Exercise instructions =>
Reproduce the opening lines of the records exactly, please, stopping after the line that contains "The table gives, for".
━━ Supplied entries
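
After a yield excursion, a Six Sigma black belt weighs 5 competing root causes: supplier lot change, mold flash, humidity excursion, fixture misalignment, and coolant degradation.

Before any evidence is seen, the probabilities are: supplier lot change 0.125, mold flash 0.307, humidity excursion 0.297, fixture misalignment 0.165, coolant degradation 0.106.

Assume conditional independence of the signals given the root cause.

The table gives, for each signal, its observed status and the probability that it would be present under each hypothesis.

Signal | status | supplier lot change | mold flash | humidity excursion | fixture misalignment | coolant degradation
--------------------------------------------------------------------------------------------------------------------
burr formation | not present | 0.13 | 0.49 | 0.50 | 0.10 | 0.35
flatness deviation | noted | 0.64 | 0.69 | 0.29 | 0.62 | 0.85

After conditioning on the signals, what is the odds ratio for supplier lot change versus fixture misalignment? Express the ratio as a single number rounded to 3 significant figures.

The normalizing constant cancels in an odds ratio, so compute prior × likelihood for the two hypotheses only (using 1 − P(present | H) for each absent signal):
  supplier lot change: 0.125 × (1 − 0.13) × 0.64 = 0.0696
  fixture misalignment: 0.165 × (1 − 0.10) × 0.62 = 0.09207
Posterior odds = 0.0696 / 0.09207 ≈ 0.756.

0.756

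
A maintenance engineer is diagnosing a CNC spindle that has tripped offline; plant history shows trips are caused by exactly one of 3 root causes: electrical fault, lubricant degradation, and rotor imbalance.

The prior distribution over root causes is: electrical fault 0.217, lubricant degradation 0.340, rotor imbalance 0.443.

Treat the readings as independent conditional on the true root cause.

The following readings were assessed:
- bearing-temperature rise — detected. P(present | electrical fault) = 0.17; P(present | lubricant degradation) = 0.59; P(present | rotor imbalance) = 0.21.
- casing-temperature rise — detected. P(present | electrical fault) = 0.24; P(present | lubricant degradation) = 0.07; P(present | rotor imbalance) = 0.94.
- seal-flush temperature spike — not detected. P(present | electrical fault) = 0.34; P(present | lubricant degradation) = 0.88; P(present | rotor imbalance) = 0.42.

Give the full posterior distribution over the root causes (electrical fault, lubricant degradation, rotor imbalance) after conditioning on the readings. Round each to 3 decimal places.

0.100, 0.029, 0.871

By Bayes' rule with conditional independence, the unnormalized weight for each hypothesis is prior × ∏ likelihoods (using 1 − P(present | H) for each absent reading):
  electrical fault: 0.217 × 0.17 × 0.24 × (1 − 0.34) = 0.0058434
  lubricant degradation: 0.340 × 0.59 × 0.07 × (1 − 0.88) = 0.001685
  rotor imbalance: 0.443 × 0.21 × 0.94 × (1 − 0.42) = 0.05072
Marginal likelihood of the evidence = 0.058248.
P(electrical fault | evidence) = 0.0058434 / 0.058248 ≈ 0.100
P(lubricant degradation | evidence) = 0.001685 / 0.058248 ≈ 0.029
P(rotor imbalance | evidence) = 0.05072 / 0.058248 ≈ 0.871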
━━━━
Solution to this problem =>
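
After a yield excursion, a Six Sigma black belt weighs 5 competing root causes: supplier lot change, mold flash, humidity excursion, fixture misalignment, and coolant degradation.

Before any evidence is seen, the probabilities are: supplier lot change 0.125, mold flash 0.307, humidity excursion 0.297, fixture misalignment 0.165, coolant degradation 0.106.

Assume conditional independence of the signals given the root cause.

The table gives, for each signal, its observed status and the probability that it would be present under each hypothesis.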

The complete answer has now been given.